Find the line containing "Consider the following matrix." in the entries below. Restate it and each line after it, word for word, up to and including the line containing "15 & 4 & -14".

(Records from a collection)
*****

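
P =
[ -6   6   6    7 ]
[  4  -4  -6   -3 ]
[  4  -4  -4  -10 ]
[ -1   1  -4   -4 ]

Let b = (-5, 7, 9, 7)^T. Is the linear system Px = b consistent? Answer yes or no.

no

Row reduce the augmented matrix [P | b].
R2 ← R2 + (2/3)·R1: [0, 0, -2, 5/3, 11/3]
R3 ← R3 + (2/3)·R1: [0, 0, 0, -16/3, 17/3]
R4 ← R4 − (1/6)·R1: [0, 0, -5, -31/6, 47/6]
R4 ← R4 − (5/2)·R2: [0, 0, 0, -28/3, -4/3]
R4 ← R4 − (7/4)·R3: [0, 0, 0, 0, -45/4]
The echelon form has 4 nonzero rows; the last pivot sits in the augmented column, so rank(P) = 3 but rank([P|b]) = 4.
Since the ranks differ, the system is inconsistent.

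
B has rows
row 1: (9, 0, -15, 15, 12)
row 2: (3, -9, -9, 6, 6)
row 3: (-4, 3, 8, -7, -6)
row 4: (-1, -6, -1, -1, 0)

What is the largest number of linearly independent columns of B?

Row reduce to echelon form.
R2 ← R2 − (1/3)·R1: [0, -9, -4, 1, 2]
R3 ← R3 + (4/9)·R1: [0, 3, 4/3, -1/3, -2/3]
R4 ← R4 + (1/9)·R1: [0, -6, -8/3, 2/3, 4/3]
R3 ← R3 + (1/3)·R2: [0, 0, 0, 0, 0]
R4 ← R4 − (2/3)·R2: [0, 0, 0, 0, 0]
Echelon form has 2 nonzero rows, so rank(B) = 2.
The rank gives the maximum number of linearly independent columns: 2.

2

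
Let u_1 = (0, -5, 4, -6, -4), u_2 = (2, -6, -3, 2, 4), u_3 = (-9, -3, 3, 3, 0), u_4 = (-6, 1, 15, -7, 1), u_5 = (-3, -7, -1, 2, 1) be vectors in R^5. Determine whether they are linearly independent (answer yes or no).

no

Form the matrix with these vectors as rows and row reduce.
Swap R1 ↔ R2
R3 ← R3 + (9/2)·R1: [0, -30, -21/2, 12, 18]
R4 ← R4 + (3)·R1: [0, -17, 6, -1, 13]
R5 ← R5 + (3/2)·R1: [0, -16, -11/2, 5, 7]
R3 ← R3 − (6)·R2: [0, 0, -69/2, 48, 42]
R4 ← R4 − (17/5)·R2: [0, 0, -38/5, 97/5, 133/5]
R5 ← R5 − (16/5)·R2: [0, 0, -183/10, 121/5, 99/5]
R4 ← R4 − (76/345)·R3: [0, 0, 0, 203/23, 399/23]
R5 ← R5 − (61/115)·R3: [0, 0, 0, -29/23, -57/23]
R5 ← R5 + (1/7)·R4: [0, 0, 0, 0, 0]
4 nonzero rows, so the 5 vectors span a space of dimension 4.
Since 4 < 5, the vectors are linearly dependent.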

*****

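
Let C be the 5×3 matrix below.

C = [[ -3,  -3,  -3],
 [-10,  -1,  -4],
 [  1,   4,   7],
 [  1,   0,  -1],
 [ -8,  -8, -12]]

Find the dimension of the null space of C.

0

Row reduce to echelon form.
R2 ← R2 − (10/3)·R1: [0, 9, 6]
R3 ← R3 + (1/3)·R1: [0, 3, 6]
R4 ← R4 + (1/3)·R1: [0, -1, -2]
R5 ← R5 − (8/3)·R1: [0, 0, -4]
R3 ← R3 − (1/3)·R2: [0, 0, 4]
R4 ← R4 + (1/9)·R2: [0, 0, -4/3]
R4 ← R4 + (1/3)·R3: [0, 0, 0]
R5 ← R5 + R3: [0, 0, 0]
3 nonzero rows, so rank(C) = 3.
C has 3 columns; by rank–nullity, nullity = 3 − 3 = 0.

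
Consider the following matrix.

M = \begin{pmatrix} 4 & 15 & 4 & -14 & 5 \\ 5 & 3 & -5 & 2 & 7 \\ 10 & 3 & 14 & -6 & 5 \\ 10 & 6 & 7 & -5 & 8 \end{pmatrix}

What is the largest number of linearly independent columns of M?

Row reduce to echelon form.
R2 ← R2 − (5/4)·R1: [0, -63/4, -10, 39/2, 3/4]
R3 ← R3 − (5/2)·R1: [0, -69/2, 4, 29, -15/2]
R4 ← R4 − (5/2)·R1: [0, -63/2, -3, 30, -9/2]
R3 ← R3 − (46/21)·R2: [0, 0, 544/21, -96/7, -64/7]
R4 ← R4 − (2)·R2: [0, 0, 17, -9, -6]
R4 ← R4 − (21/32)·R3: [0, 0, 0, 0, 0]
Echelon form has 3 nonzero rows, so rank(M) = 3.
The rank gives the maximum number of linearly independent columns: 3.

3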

*****

== EXERCISE SOLUTION ==
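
Consider the following matrix.

M = \begin{pmatrix} 4 & 15 & 4 & -14 & 5 \\ 5 & 3 & -5 & 2 & 7 \\ 10 & 3 & 14 & -6 & 5 \\ 10 & 6 & 7 & -5 & 8 \end{pmatrix}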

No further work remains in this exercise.